### [What the exercise asks]
Below are the entries; return every line among them that holds the word "Answer".

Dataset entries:
========

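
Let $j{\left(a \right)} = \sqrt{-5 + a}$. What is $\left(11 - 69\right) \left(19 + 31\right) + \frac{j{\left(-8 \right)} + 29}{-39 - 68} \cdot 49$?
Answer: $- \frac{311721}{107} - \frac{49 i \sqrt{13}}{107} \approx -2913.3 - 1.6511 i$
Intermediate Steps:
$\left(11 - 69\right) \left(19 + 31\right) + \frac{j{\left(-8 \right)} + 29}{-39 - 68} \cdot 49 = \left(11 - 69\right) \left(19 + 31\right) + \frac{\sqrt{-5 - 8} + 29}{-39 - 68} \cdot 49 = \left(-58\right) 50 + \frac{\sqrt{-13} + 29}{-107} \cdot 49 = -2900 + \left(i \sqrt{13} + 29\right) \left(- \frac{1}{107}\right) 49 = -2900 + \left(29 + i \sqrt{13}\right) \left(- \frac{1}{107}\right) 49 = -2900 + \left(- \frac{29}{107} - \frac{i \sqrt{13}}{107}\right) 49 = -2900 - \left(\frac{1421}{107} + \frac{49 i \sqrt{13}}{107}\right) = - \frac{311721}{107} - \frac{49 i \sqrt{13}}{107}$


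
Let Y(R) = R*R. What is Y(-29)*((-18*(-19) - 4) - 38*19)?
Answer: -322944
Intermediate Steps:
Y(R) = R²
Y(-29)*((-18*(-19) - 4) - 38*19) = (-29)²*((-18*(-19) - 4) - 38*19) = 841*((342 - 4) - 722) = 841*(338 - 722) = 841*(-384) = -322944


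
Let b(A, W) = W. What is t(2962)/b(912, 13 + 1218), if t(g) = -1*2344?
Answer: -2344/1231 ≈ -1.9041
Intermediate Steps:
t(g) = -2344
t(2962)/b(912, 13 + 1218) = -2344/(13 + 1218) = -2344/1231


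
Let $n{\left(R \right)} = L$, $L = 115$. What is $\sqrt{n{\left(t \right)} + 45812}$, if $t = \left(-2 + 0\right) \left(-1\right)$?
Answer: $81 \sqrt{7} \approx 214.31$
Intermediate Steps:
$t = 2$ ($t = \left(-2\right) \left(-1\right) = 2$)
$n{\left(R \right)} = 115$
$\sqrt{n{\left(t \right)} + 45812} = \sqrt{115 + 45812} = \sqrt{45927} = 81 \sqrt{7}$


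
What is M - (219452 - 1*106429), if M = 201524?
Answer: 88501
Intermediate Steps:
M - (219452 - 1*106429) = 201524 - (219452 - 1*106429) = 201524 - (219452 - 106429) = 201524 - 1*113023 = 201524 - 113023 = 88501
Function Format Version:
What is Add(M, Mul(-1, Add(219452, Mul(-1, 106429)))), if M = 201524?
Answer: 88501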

========

### [Your solution]
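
Answer: $- \frac{311721}{107} - \frac{49 i \sqrt{13}}{107} \approx -2913.3 - 1.6511 i$
Answer: -322944
Answer: -2344/1231 ≈ -1.9041
Answer: $81 \sqrt{7} \approx 214.31$
Answer: 88501
Answer: 88501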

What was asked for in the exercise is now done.